WHAT YOU SHOULD DO
Restate every record that follows, keeping it exact.
[DATA FOR PROCESSING]
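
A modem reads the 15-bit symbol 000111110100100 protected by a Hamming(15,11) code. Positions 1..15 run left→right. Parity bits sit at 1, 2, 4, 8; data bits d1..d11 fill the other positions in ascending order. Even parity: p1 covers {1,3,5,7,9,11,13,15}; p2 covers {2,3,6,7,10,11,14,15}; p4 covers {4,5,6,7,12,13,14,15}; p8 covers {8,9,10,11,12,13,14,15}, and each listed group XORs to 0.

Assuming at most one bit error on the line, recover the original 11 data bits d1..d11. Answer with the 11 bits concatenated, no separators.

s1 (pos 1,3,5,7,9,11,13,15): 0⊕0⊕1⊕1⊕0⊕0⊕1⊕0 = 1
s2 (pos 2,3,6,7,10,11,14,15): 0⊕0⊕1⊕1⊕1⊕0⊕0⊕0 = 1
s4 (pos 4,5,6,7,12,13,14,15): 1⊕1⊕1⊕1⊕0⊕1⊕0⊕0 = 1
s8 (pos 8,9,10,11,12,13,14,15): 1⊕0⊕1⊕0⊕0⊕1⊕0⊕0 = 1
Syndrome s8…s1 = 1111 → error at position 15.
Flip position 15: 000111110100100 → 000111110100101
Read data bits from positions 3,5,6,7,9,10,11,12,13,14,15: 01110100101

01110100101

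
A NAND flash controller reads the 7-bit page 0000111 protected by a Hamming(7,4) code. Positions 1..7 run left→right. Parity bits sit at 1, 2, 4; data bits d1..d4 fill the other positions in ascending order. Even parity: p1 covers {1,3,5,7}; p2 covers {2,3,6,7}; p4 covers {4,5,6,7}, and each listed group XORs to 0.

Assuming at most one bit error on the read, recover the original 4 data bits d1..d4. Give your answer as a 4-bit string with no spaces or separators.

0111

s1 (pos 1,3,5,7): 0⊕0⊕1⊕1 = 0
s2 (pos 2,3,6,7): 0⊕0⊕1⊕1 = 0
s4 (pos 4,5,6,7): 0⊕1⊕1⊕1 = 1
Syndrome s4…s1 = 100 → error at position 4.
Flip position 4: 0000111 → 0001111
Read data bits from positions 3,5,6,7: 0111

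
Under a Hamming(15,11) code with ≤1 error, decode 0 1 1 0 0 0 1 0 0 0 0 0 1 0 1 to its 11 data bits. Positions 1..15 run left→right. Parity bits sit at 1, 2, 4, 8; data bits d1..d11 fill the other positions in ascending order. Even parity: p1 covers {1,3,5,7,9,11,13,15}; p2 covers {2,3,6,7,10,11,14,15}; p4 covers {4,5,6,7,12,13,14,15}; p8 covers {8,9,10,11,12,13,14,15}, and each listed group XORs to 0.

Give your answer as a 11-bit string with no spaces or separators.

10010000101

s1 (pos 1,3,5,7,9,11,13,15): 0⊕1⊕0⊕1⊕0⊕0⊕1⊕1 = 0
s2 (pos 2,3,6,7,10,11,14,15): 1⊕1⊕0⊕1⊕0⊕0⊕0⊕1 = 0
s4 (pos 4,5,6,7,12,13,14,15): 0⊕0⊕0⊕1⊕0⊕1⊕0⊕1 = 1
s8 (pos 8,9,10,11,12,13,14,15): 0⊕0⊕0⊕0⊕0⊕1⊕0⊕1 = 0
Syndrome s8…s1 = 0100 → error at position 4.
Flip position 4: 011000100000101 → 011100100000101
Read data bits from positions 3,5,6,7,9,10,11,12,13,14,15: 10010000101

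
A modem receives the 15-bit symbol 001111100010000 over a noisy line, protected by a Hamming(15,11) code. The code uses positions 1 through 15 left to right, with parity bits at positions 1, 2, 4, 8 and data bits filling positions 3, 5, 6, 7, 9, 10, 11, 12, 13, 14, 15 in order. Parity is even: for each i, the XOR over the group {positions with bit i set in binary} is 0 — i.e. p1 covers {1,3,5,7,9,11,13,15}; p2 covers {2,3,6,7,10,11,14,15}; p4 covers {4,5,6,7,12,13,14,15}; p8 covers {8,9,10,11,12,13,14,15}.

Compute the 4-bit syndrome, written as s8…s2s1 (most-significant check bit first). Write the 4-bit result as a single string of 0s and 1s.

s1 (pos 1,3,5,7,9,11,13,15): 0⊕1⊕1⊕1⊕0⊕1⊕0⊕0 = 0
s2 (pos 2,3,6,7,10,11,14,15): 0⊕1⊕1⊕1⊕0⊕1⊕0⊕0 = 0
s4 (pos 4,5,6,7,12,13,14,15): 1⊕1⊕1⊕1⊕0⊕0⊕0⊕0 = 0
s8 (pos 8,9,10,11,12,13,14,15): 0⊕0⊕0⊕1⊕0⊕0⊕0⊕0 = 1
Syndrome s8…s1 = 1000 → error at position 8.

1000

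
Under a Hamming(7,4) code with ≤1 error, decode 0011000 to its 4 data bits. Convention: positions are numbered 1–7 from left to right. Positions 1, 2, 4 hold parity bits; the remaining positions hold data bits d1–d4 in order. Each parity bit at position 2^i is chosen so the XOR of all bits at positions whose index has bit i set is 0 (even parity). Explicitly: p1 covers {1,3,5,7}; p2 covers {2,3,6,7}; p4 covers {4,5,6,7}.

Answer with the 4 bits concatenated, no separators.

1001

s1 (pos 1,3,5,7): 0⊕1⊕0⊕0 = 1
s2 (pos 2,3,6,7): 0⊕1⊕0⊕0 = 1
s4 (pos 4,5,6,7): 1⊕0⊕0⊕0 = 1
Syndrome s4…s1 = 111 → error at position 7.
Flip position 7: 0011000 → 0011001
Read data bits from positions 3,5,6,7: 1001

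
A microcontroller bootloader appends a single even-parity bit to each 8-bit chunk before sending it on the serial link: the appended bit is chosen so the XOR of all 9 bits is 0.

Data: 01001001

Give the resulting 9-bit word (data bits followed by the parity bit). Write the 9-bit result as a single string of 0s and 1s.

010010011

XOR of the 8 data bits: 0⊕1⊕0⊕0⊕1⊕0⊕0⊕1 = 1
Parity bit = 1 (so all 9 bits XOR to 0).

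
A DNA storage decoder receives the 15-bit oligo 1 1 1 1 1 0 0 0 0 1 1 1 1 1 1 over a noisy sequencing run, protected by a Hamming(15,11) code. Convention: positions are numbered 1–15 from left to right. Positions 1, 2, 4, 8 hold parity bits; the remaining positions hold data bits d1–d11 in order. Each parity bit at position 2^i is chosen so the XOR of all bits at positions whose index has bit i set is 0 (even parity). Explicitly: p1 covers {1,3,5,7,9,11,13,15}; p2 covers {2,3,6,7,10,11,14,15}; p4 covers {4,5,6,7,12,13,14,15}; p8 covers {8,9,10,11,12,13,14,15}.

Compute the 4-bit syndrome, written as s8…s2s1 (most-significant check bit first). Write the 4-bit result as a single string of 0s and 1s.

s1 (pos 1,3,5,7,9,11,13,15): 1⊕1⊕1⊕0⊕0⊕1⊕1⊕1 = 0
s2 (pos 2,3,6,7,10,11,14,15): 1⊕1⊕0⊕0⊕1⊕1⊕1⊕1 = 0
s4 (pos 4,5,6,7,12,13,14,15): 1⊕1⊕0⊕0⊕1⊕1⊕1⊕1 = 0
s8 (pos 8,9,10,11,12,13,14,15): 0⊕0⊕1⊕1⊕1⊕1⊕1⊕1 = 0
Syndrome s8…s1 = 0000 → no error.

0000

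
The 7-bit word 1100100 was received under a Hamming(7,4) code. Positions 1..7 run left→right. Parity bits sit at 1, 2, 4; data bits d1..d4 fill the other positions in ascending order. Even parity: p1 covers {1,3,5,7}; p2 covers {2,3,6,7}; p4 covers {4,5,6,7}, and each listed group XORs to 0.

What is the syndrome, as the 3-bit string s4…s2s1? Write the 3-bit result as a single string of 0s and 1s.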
[/DATA FOR PROCESSING]
EXERCISE OUTPUT
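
A modem reads the 15-bit symbol 000111110100100 protected by a Hamming(15,11) code. Positions 1..15 run left→right. Parity bits sit at 1, 2, 4, 8; data bits d1..d11 fill the other positions in ascending order. Even parity: p1 covers {1,3,5,7,9,11,13,15}; p2 covers {2,3,6,7,10,11,14,15}; p4 covers {4,5,6,7,12,13,14,15}; p8 covers {8,9,10,11,12,13,14,15}, and each listed group XORs to 0.

Assuming at most one bit error on the line, recover the original 11 data bits d1..d11. Answer with the 11 bits concatenated, no separators.

s1 (pos 1,3,5,7,9,11,13,15): 0⊕0⊕1⊕1⊕0⊕0⊕1⊕0 = 1
s2 (pos 2,3,6,7,10,11,14,15): 0⊕0⊕1⊕1⊕1⊕0⊕0⊕0 = 1
s4 (pos 4,5,6,7,12,13,14,15): 1⊕1⊕1⊕1⊕0⊕1⊕0⊕0 = 1
s8 (pos 8,9,10,11,12,13,14,15): 1⊕0⊕1⊕0⊕0⊕1⊕0⊕0 = 1
Syndrome s8…s1 = 1111 → error at position 15.
Flip position 15: 000111110100100 → 000111110100101
Read data bits from positions 3,5,6,7,9,10,11,12,13,14,15: 01110100101

01110100101

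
A NAND flash controller reads the 7-bit page 0000111 protected by a Hamming(7,4) code. Positions 1..7 run left→right. Parity bits sit at 1, 2, 4; data bits d1..d4 fill the other positions in ascending order. Even parity: p1 covers {1,3,5,7}; p2 covers {2,3,6,7}; p4 covers {4,5,6,7}, and each listed group XORs to 0.

Assuming at most one bit error on the read, recover the original 4 data bits d1..d4. Give your answer as a 4-bit string with no spaces or separators.

0111

s1 (pos 1,3,5,7): 0⊕0⊕1⊕1 = 0
s2 (pos 2,3,6,7): 0⊕0⊕1⊕1 = 0
s4 (pos 4,5,6,7): 0⊕1⊕1⊕1 = 1
Syndrome s4…s1 = 100 → error at position 4.
Flip position 4: 0000111 → 0001111
Read data bits from positions 3,5,6,7: 0111

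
Under a Hamming(15,11) code with ≤1 error, decode 0 1 1 0 0 0 1 0 0 0 0 0 1 0 1 to its 11 data bits. Positions 1..15 run left→right. Parity bits sit at 1, 2, 4, 8; data bits d1..d11 fill the other positions in ascending order. Even parity: p1 covers {1,3,5,7,9,11,13,15}; p2 covers {2,3,6,7,10,11,14,15}; p4 covers {4,5,6,7,12,13,14,15}; p8 covers {8,9,10,11,12,13,14,15}, and each listed group XORs to 0.

Give your answer as a 11-bit string with no spaces or separators.

10010000101

s1 (pos 1,3,5,7,9,11,13,15): 0⊕1⊕0⊕1⊕0⊕0⊕1⊕1 = 0
s2 (pos 2,3,6,7,10,11,14,15): 1⊕1⊕0⊕1⊕0⊕0⊕0⊕1 = 0
s4 (pos 4,5,6,7,12,13,14,15): 0⊕0⊕0⊕1⊕0⊕1⊕0⊕1 = 1
s8 (pos 8,9,10,11,12,13,14,15): 0⊕0⊕0⊕0⊕0⊕1⊕0⊕1 = 0
Syndrome s8…s1 = 0100 → error at position 4.
Flip position 4: 011000100000101 → 011100100000101
Read data bits from positions 3,5,6,7,9,10,11,12,13,14,15: 10010000101

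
A modem receives the 15-bit symbol 001111100010000 over a noisy line, protected by a Hamming(15,11) code. The code uses positions 1 through 15 left to right, with parity bits at positions 1, 2, 4, 8 and data bits filling positions 3, 5, 6, 7, 9, 10, 11, 12, 13, 14, 15 in order. Parity is even: for each i, the XOR over the group {positions with bit i set in binary} is 0 — i.e. p1 covers {1,3,5,7,9,11,13,15}; p2 covers {2,3,6,7,10,11,14,15}; p4 covers {4,5,6,7,12,13,14,15}; p8 covers {8,9,10,11,12,13,14,15}.

Compute the 4-bit syndrome, written as s8…s2s1 (most-significant check bit first). Write the 4-bit result as a single string of 0s and 1s.

s1 (pos 1,3,5,7,9,11,13,15): 0⊕1⊕1⊕1⊕0⊕1⊕0⊕0 = 0
s2 (pos 2,3,6,7,10,11,14,15): 0⊕1⊕1⊕1⊕0⊕1⊕0⊕0 = 0
s4 (pos 4,5,6,7,12,13,14,15): 1⊕1⊕1⊕1⊕0⊕0⊕0⊕0 = 0
s8 (pos 8,9,10,11,12,13,14,15): 0⊕0⊕0⊕1⊕0⊕0⊕0⊕0 = 1
Syndrome s8…s1 = 1000 → error at position 8.

1000

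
Under a Hamming(7,4) code with ≤1 error, decode 0011000 to its 4 data bits. Convention: positions are numbered 1–7 from left to right. Positions 1, 2, 4 hold parity bits; the remaining positions hold data bits d1–d4 in order. Each parity bit at position 2^i is chosen so the XOR of all bits at positions whose index has bit i set is 0 (even parity). Explicitly: p1 covers {1,3,5,7}; p2 covers {2,3,6,7}; p4 covers {4,5,6,7}.

Answer with the 4 bits concatenated, no separators.

1001

s1 (pos 1,3,5,7): 0⊕1⊕0⊕0 = 1
s2 (pos 2,3,6,7): 0⊕1⊕0⊕0 = 1
s4 (pos 4,5,6,7): 1⊕0⊕0⊕0 = 1
Syndrome s4…s1 = 111 → error at position 7.
Flip position 7: 0011000 → 0011001
Read data bits from positions 3,5,6,7: 1001

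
A microcontroller bootloader appends a single even-parity bit to each 8-bit chunk before sending it on the serial link: the appended bit is chosen so the XOR of all 9 bits is 0.

Data: 01001001

Give the resulting 9-bit word (data bits followed by the parity bit). Write the 9-bit result as a single string of 0s and 1s.

010010011

XOR of the 8 data bits: 0⊕1⊕0⊕0⊕1⊕0⊕0⊕1 = 1
Parity bit = 1 (so all 9 bits XOR to 0).

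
A DNA storage decoder receives the 15-bit oligo 1 1 1 1 1 0 0 0 0 1 1 1 1 1 1 over a noisy sequencing run, protected by a Hamming(15,11) code. Convention: positions are numbered 1–15 from left to right. Positions 1, 2, 4, 8 hold parity bits; the remaining positions hold data bits d1–d11 in order. Each parity bit at position 2^i is chosen so the XOR of all bits at positions whose index has bit i set is 0 (even parity). Explicitly: p1 covers {1,3,5,7,9,11,13,15}; p2 covers {2,3,6,7,10,11,14,15}; p4 covers {4,5,6,7,12,13,14,15}; p8 covers {8,9,10,11,12,13,14,15}.

Compute the 4-bit syndrome, written as s8…s2s1 (most-significant check bit first). Write the 4-bit result as a single string of 0s and 1s.

s1 (pos 1,3,5,7,9,11,13,15): 1⊕1⊕1⊕0⊕0⊕1⊕1⊕1 = 0
s2 (pos 2,3,6,7,10,11,14,15): 1⊕1⊕0⊕0⊕1⊕1⊕1⊕1 = 0
s4 (pos 4,5,6,7,12,13,14,15): 1⊕1⊕0⊕0⊕1⊕1⊕1⊕1 = 0
s8 (pos 8,9,10,11,12,13,14,15): 0⊕0⊕1⊕1⊕1⊕1⊕1⊕1 = 0
Syndrome s8…s1 = 0000 → no error.

0000

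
The 7-bit word 1100100 was received under a Hamming(7,4) code. Positions 1..7 run left→right. Parity bits sit at 1, 2, 4; data bits d1..d4 fill the other positions in ascending order. Even parity: p1 covers {1,3,5,7}; p2 covers {2,3,6,7}; p4 covers {4,5,6,7}, and each listed group XORs to 0.

What is the syndrome, as the 3-bit string s4…s2s1? Write the 3-bit result as a single string of 0s and 1s.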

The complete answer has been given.